• Recorded information

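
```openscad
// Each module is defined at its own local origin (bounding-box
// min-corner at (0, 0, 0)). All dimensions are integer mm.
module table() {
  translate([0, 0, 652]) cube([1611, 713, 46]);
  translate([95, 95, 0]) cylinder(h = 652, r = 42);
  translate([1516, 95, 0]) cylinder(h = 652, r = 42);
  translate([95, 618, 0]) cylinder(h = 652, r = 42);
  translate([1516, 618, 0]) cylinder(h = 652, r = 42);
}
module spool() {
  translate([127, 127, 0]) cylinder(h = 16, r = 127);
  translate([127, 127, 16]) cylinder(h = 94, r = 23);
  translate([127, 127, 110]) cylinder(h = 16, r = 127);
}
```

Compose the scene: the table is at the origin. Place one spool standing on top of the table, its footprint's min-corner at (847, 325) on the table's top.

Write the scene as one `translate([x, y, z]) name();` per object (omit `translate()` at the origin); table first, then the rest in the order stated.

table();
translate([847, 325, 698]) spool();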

--

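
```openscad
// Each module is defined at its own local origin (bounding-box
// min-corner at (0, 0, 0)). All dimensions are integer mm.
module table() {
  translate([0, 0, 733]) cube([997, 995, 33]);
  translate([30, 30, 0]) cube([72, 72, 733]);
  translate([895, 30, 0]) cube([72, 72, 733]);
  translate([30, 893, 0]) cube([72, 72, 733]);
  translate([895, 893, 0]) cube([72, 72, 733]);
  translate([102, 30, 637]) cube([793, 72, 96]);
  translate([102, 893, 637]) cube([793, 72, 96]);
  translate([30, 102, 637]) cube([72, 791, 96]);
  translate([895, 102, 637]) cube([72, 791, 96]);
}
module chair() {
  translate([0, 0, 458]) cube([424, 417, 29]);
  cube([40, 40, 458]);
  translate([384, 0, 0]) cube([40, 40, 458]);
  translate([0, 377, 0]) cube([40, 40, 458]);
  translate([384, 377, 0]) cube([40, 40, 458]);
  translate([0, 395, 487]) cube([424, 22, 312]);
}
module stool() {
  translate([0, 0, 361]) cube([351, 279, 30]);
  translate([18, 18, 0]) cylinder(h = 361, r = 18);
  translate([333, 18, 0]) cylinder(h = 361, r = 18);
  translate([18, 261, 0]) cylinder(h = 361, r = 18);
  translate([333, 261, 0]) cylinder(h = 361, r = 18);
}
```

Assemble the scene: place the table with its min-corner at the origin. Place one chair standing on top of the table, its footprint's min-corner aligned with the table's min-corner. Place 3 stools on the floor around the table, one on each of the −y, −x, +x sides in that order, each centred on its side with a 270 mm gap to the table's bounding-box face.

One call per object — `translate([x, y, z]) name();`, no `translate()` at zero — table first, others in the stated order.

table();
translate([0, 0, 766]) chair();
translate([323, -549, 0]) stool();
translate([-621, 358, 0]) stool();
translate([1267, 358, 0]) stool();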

--

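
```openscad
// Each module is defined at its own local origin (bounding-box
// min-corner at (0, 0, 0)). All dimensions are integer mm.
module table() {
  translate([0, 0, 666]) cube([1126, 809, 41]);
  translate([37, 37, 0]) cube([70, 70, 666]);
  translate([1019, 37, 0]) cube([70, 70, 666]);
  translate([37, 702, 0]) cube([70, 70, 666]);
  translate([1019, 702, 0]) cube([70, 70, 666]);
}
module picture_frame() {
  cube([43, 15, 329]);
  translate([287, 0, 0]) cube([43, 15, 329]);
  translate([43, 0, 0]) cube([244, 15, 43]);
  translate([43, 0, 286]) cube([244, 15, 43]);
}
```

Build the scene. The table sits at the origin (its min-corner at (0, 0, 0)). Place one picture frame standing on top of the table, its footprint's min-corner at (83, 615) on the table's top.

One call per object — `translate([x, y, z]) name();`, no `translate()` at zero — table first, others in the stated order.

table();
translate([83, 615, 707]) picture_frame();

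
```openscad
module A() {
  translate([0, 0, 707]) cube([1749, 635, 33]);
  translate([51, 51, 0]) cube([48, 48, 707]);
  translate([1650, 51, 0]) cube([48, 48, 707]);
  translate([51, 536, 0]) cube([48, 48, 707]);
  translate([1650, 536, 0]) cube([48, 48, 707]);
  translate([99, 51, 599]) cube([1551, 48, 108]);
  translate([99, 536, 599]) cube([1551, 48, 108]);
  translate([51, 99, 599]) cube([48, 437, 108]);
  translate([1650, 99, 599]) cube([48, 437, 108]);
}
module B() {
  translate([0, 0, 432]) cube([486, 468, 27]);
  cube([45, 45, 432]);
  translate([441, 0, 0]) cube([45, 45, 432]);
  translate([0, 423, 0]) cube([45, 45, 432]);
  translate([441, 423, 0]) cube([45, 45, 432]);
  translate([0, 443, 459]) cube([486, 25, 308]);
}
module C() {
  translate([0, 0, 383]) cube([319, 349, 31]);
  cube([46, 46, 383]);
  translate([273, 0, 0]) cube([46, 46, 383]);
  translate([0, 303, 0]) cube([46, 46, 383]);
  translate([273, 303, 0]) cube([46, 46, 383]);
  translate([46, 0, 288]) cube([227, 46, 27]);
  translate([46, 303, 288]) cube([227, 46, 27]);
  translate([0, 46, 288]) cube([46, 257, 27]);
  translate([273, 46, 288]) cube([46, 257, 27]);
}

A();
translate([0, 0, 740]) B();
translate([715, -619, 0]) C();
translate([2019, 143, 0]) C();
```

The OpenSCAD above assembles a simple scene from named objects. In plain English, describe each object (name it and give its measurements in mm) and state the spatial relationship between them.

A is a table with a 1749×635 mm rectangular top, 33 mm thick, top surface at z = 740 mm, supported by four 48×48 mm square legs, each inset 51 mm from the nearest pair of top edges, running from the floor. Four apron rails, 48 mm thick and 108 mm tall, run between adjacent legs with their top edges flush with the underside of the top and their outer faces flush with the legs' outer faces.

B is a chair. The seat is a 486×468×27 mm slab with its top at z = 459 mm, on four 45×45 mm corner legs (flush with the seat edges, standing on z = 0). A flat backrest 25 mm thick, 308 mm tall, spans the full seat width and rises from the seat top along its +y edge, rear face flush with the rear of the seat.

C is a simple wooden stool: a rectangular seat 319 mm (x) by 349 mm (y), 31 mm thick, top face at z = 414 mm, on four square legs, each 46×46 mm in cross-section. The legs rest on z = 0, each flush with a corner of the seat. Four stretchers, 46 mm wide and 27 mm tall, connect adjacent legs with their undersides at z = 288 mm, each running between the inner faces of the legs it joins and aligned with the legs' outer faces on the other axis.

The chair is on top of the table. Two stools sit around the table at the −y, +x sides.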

• What is needed
Given the word "footprint", show every line of the records that contains it.

• Written answer
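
Compose the scene: the table is at the origin. Place one spool standing on top of the table, its footprint's min-corner at (847, 325) on the table's top.
Assemble the scene: place the table with its min-corner at the origin. Place one chair standing on top of the table, its footprint's min-corner aligned with the table's min-corner. Place 3 stools on the floor around the table, one on each of the −y, −x, +x sides in that order, each centred on its side with a 270 mm gap to the table's bounding-box face.
Build the scene. The table sits at the origin (its min-corner at (0, 0, 0)). Place one picture frame standing on top of the table, its footprint's min-corner at (83, 615) on the table's top.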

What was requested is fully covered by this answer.